Record excerpts section start

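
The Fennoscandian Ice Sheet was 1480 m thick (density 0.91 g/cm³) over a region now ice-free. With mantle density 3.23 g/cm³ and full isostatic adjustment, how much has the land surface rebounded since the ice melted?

Removing the load lets mantle flow back in; uplift u satisfies ρ_ice t = ρ_m u.
u = t ρ_ice/ρ_m = 1480 m × 0.91/3.23 = 417 m.

417 m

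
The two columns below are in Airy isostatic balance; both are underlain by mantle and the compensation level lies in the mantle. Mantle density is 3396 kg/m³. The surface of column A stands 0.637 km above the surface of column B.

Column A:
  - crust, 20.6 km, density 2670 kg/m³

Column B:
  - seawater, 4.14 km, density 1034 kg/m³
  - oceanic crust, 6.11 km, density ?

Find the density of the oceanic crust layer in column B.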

Record excerpts section end

» Exercise: Copy down each line in the entries that has the word "oceanic".

» Written answer:
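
  - oceanic crust, 6.11 km, density ?
Find the density of the oceanic crust layer in column B.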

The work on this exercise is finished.